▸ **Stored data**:
BEGIN
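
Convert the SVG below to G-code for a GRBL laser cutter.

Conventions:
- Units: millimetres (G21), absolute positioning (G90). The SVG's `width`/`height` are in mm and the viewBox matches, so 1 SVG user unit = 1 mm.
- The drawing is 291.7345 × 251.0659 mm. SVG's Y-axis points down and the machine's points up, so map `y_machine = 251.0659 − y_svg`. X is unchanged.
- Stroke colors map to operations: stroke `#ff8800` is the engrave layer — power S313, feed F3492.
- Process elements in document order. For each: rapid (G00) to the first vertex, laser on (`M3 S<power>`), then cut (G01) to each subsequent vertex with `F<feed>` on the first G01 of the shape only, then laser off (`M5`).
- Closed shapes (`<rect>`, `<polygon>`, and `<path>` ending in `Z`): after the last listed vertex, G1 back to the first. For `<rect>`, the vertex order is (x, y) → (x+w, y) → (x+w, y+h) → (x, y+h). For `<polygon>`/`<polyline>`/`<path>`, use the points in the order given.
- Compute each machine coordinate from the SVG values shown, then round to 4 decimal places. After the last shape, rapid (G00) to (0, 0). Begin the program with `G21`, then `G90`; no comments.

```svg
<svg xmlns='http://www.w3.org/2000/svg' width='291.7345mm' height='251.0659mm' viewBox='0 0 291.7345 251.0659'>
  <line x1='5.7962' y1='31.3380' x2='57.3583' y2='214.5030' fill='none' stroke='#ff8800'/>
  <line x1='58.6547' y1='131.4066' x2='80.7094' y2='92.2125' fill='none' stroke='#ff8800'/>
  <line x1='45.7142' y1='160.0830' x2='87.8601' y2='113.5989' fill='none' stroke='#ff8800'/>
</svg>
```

Since the viewBox matches the mm dimensions, user units are millimetres directly. The only transform is the Y-flip y_m = 251.0659 − y_svg.

Shape 1 is a line segment drawn with `<line>`. Its stroke #ff8800 means engrave at S313, F3492. After flipping Y the toolpath is (5.7962,219.7279) → (57.3583,36.5629).

Shape 2 is a line segment drawn with `<line>`. Its stroke #ff8800 means engrave at S313, F3492. After flipping Y the toolpath is (58.6547,119.6593) → (80.7094,158.8534).

Shape 3 is a line segment drawn with `<line>`. Its stroke #ff8800 means engrave at S313, F3492. After flipping Y the toolpath is (45.7142,90.9829) → (87.8601,137.4670).

G21
G90
G00 X5.7962 Y219.7279
M3 S313
G01 X57.3583 Y36.5629 F3492
M5
G00 X58.6547 Y119.6593
M3 S313
G01 X80.7094 Y158.8534 F3492
M5
G00 X45.7142 Y90.9829
M3 S313
G01 X87.8601 Y137.4670 F3492
M5
G00 X0.0000 Y0.0000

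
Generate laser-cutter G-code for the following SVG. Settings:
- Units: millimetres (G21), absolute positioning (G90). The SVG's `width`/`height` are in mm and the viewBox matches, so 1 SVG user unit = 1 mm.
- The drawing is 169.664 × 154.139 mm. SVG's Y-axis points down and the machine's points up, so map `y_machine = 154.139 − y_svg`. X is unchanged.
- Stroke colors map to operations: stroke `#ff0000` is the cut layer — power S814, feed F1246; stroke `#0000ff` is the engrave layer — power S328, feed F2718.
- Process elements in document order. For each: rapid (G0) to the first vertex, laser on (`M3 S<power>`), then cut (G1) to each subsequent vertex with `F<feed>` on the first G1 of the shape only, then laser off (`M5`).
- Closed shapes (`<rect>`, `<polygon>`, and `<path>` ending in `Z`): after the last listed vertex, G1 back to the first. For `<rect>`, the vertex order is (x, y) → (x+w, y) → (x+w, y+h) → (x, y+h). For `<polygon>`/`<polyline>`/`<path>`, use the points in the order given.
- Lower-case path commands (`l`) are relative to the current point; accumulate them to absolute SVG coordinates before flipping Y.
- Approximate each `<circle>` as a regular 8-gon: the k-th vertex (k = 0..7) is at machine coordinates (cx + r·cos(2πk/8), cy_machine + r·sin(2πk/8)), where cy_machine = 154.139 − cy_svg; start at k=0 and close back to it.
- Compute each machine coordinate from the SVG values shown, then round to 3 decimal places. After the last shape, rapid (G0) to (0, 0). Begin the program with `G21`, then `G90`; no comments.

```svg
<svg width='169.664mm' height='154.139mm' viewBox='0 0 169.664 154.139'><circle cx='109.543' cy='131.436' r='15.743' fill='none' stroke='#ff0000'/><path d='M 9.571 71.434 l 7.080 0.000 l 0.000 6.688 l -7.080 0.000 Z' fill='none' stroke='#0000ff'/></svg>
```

G21
G90
G0 X125.286 Y22.703
M3 S814
G1 X120.675 Y33.835 F1246
G1 X109.543 Y38.446
G1 X98.411 Y33.835
G1 X93.800 Y22.703
G1 X98.411 Y11.571
G1 X109.543 Y6.960
G1 X120.675 Y11.571
G1 X125.286 Y22.703
M5
G0 X9.571 Y82.705
M3 S328
G1 X16.651 Y82.705 F2718
G1 X16.651 Y76.017
G1 X9.571 Y76.017
G1 X9.571 Y82.705
M5
G0 X0.000 Y0.000

Since the viewBox matches the mm dimensions, user units are millimetres directly. The only transform is the Y-flip y_m = 154.139 − y_svg.

Shape 1 is a circle drawn with `<circle>`. Its stroke #ff0000 means cut at S814, F1246. After flipping Y the toolpath is (125.286,22.703) → (120.675,33.835) → (109.543,38.446) → (98.411,33.835) → (93.800,22.703) → (98.411,11.571) → (109.543,6.960) → (120.675,11.571) → (125.286,22.703), returning to the start.

Shape 2 is a rectangle drawn with `<path>`. Its stroke #0000ff means engrave at S328, F2718. After flipping Y the toolpath is (9.571,82.705) → (16.651,82.705) → (16.651,76.017) → (9.571,76.017) → (9.571,82.705), returning to the start.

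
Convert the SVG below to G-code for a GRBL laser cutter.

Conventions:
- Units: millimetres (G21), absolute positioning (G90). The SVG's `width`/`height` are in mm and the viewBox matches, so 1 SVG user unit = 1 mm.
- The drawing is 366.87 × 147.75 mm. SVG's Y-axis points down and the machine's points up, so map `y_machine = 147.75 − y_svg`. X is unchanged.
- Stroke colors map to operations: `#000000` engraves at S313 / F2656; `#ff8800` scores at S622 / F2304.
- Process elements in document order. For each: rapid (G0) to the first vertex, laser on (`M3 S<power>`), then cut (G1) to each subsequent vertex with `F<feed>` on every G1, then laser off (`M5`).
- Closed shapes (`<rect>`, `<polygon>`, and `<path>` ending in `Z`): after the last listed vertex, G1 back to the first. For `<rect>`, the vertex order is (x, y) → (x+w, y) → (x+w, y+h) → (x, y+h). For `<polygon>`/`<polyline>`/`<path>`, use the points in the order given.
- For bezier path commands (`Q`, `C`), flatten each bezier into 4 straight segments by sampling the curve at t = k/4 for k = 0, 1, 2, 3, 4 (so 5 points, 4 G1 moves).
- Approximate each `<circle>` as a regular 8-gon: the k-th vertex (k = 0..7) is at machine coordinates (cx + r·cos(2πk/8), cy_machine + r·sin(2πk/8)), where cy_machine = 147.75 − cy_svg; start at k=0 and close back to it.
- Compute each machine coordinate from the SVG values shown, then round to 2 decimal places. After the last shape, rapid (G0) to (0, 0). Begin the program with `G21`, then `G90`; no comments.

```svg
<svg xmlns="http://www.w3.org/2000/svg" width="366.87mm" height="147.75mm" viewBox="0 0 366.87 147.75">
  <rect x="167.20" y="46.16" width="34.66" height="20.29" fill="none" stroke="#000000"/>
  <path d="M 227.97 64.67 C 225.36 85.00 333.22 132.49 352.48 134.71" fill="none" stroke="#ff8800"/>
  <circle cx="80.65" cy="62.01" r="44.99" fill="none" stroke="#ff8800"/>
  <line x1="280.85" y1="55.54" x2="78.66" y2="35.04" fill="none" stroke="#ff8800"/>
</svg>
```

1 u = 1 mm; y_m = 147.75 − y.

[1] `<rect>` rectangle, #000000→engrave S313 F2656: (167.20,101.59) → (201.86,101.59) → (201.86,81.30) → (167.20,81.30) → (167.20,101.59) (closed)

[2] `<path>` cubic bezier, #ff8800→score S622 F2304: (227.97,83.08) → (243.62,63.87) → (282.02,41.27) → (324.53,22.06) → (352.48,13.04)

[3] `<circle>` circle, #ff8800→score S622 F2304: (125.64,85.74) → (112.46,117.55) → (80.65,130.73) → (48.84,117.55) → (35.66,85.74) → (48.84,53.93) → (80.65,40.75) → (112.46,53.93) → (125.64,85.74) (closed)

[4] `<line>` line segment, #ff8800→score S622 F2304: (280.85,92.21) → (78.66,112.71)

G21
G90
G0 X167.20 Y101.59
M3 S313
G1 X201.86 Y101.59 F2656
G1 X201.86 Y81.30 F2656
G1 X167.20 Y81.30 F2656
G1 X167.20 Y101.59 F2656
M5
G0 X227.97 Y83.08
M3 S622
G1 X243.62 Y63.87 F2304
G1 X282.02 Y41.27 F2304
G1 X324.53 Y22.06 F2304
G1 X352.48 Y13.04 F2304
M5
G0 X125.64 Y85.74
M3 S622
G1 X112.46 Y117.55 F2304
G1 X80.65 Y130.73 F2304
G1 X48.84 Y117.55 F2304
G1 X35.66 Y85.74 F2304
G1 X48.84 Y53.93 F2304
G1 X80.65 Y40.75 F2304
G1 X112.46 Y53.93 F2304
G1 X125.64 Y85.74 F2304
M5
G0 X280.85 Y92.21
M3 S622
G1 X78.66 Y112.71 F2304
M5
G0 X0.00 Y0.00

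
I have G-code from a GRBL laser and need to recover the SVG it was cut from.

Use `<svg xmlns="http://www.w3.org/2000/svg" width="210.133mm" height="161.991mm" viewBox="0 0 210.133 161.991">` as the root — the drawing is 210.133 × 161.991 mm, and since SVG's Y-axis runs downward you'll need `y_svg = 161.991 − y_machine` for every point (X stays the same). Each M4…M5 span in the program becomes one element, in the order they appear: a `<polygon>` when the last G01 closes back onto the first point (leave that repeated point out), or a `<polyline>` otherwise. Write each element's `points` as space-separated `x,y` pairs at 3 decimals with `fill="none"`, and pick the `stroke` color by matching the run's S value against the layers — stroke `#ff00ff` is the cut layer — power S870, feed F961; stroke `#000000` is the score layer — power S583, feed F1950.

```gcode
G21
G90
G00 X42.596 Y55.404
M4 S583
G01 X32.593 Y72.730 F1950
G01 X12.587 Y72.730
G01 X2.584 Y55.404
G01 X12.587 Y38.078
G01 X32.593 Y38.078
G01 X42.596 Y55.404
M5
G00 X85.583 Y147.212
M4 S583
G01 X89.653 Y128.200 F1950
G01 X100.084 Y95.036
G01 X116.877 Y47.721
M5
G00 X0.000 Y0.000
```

Each laser-on run becomes one SVG element. Flip Y back into SVG space with y_svg = 161.991 − y_machine. Every run uses S583, so all elements get stroke `#000000` (score).

Run 1: The run returns to its start, so emit a `<polygon>` with points (Y-flipped): 42.596,106.587 32.593,89.261 12.587,89.261 2.584,106.587 12.587,123.913 32.593,123.913.

Run 2: The run is open, so emit a `<polyline>` with points (Y-flipped): 85.583,14.779 89.653,33.791 100.084,66.955 116.877,114.270.

<svg xmlns="http://www.w3.org/2000/svg" width="210.133mm" height="161.991mm" viewBox="0 0 210.133 161.991">
  <polygon points="42.596,106.587 32.593,89.261 12.587,89.261 2.584,106.587 12.587,123.913 32.593,123.913" fill="none" stroke="#000000"/>
  <polyline points="85.583,14.779 89.653,33.791 100.084,66.955 116.877,114.270" fill="none" stroke="#000000"/>
</svg>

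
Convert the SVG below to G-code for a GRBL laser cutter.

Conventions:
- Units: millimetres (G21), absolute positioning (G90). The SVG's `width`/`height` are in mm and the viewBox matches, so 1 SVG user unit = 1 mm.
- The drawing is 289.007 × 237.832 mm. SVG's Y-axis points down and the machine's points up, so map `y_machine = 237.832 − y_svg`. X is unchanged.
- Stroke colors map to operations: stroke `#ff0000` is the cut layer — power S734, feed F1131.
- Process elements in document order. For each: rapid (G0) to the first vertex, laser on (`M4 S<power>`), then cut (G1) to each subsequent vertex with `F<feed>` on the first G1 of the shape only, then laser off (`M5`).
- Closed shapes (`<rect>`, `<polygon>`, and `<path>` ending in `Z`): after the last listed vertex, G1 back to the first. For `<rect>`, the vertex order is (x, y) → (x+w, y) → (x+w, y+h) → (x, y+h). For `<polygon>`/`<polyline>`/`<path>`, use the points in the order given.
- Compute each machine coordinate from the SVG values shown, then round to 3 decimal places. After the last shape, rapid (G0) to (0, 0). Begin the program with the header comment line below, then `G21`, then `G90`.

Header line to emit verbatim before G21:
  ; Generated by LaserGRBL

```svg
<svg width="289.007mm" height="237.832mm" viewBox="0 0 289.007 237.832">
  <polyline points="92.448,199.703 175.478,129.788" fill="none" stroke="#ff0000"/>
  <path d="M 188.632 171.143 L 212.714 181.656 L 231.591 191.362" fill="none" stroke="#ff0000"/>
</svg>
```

; Generated by LaserGRBL
G21
G90
G0 X92.448 Y38.129
M4 S734
G1 X175.478 Y108.044 F1131
M5
G0 X188.632 Y66.689
M4 S734
G1 X212.714 Y56.176 F1131
G1 X231.591 Y46.470
M5
G0 X0.000 Y0.000

Since the viewBox matches the mm dimensions, user units are millimetres directly. The only transform is the Y-flip y_m = 237.832 − y_svg.

Shape 1 is a line segment drawn with `<polyline>`. Its stroke #ff0000 means cut at S734, F1131. After flipping Y the toolpath is (92.448,38.129) → (175.478,108.044).

Shape 2 is a open polyline drawn with `<path>`. Its stroke #ff0000 means cut at S734, F1131. After flipping Y the toolpath is (188.632,66.689) → (212.714,56.176) → (231.591,46.470).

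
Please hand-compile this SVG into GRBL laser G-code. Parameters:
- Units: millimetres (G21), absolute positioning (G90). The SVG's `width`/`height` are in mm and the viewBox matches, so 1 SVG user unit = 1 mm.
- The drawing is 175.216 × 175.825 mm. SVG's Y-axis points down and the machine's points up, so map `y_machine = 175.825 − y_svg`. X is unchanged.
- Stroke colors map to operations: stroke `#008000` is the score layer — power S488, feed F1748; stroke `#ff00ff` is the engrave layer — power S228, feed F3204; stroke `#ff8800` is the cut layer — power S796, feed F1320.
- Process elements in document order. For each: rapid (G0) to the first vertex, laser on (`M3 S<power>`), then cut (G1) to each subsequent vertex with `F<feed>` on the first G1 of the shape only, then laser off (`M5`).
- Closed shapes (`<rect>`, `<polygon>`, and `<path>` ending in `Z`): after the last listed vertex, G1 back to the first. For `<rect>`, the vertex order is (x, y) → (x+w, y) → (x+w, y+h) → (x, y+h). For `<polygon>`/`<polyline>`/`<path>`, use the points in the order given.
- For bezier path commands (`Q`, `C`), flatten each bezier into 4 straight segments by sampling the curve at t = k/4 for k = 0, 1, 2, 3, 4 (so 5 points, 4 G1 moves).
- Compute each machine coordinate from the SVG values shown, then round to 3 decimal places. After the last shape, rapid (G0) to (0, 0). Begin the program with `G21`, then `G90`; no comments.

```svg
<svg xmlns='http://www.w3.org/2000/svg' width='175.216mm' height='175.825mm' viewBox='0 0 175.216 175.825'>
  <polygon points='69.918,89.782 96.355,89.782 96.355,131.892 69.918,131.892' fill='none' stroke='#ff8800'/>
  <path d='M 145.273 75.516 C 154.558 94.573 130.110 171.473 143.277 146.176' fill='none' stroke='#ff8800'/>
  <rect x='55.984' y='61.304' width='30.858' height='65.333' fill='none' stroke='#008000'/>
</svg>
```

Since the viewBox matches the mm dimensions, user units are millimetres directly. The only transform is the Y-flip y_m = 175.825 − y_svg.

Shape 1 is a rectangle drawn with `<polygon>`. Its stroke #ff8800 means cut at S796, F1320. After flipping Y the toolpath is (69.918,86.043) → (96.355,86.043) → (96.355,43.933) → (69.918,43.933) → (69.918,86.043), returning to the start.

Shape 2 is a cubic bezier drawn with `<path>`. Its stroke #ff8800 means cut at S796, F1320. After flipping Y the toolpath is (145.273,100.309) → (147.027,77.671) → (142.819,48.346) → (139.340,27.338) → (143.277,29.649).

Shape 3 is a rectangle drawn with `<rect>`. Its stroke #008000 means score at S488, F1748. After flipping Y the toolpath is (55.984,114.521) → (86.842,114.521) → (86.842,49.188) → (55.984,49.188) → (55.984,114.521), returning to the start.

G21
G90
G0 X69.918 Y86.043
M3 S796
G1 X96.355 Y86.043 F1320
G1 X96.355 Y43.933
G1 X69.918 Y43.933
G1 X69.918 Y86.043
M5
G0 X145.273 Y100.309
M3 S796
G1 X147.027 Y77.671 F1320
G1 X142.819 Y48.346
G1 X139.340 Y27.338
G1 X143.277 Y29.649
M5
G0 X55.984 Y114.521
M3 S488
G1 X86.842 Y114.521 F1748
G1 X86.842 Y49.188
G1 X55.984 Y49.188
G1 X55.984 Y114.521
M5
G0 X0.000 Y0.000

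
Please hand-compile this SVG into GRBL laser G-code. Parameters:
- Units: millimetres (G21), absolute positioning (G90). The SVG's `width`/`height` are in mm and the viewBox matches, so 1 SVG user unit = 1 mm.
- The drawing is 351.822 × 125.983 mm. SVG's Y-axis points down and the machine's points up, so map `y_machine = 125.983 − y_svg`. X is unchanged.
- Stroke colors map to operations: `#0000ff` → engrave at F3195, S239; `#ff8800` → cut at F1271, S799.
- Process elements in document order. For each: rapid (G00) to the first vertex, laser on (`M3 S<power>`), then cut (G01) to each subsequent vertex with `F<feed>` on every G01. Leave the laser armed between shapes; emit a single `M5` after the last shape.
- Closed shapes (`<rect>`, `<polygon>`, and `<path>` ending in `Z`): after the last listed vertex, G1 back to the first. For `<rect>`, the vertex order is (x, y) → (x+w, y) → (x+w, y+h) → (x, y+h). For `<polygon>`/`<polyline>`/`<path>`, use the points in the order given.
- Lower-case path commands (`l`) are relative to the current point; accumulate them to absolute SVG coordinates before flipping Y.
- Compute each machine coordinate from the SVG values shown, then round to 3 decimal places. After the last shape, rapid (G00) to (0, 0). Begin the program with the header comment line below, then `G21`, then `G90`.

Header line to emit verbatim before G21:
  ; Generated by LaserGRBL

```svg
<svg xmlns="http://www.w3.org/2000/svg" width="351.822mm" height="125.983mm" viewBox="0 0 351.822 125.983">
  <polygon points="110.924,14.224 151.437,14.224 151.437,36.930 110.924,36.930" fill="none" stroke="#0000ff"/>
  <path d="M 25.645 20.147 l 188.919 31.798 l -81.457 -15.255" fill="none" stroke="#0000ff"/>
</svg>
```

; Generated by LaserGRBL
G21
G90
G00 X110.924 Y111.759
M3 S239
G01 X151.437 Y111.759 F3195
G01 X151.437 Y89.053 F3195
G01 X110.924 Y89.053 F3195
G01 X110.924 Y111.759 F3195
G00 X25.645 Y105.836
M3 S239
G01 X214.564 Y74.038 F3195
G01 X133.107 Y89.293 F3195
M5
G00 X0.000 Y0.000

1 u = 1 mm; y_m = 125.983 − y.

[1] `<polygon>` rectangle, #0000ff→engrave S239 F3195: (110.924,111.759) → (151.437,111.759) → (151.437,89.053) → (110.924,89.053) → (110.924,111.759) (closed)

[2] `<path>` open polyline, #0000ff→engrave S239 F3195: (25.645,105.836) → (214.564,74.038) → (133.107,89.293)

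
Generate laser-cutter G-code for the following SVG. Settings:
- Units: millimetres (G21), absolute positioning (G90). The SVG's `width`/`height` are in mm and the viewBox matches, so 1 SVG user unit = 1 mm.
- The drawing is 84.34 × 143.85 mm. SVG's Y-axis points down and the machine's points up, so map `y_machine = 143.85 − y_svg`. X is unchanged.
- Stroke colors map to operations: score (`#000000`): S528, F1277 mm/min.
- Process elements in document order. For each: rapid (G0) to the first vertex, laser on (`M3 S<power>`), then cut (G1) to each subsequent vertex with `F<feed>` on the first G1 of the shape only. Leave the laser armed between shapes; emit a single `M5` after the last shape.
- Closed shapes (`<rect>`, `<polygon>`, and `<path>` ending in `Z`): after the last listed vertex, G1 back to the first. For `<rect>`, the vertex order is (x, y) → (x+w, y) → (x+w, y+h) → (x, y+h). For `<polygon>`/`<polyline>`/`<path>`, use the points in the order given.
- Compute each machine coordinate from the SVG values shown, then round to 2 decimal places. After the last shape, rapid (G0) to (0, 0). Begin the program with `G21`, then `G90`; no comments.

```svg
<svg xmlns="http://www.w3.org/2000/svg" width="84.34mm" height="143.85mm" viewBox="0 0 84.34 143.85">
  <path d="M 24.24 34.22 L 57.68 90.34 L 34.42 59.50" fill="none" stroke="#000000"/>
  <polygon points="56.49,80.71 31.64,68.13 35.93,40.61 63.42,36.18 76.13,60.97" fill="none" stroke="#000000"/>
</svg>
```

Since the viewBox matches the mm dimensions, user units are millimetres directly. The only transform is the Y-flip y_m = 143.85 − y_svg.

Shape 1 is a open polyline drawn with `<path>`. Its stroke #000000 means score at S528, F1277. After flipping Y the toolpath is (24.24,109.63) → (57.68,53.51) → (34.42,84.35).

Shape 2 is a regular polygon drawn with `<polygon>`. Its stroke #000000 means score at S528, F1277. After flipping Y the toolpath is (56.49,63.14) → (31.64,75.72) → (35.93,103.24) → (63.42,107.67) → (76.13,82.88) → (56.49,63.14), returning to the start.

G21
G90
G0 X24.24 Y109.63
M3 S528
G1 X57.68 Y53.51 F1277
G1 X34.42 Y84.35
G0 X56.49 Y63.14
M3 S528
G1 X31.64 Y75.72 F1277
G1 X35.93 Y103.24
G1 X63.42 Y107.67
G1 X76.13 Y82.88
G1 X56.49 Y63.14
M5
G0 X0.00 Y0.00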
END
▸ **WHAT IS EXPECTED**: Please copy each line of the records above in which the word "operations" can be found.

▸ **WRITTEN SOLUTION**:
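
- Stroke colors map to operations: stroke `#ff8800` is the engrave layer — power S313, feed F3492.
- Stroke colors map to operations: stroke `#ff0000` is the cut layer — power S814, feed F1246; stroke `#0000ff` is the engrave layer — power S328, feed F2718.
- Stroke colors map to operations: `#000000` engraves at S313 / F2656; `#ff8800` scores at S622 / F2304.
- Stroke colors map to operations: stroke `#ff0000` is the cut layer — power S734, feed F1131.
- Stroke colors map to operations: stroke `#008000` is the score layer — power S488, feed F1748; stroke `#ff00ff` is the engrave layer — power S228, feed F3204; stroke `#ff8800` is the cut layer — power S796, feed F1320.
- Stroke colors map to operations: `#0000ff` → engrave at F3195, S239; `#ff8800` → cut at F1271, S799.
- Stroke colors map to operations: score (`#000000`): S528, F1277 mm/min.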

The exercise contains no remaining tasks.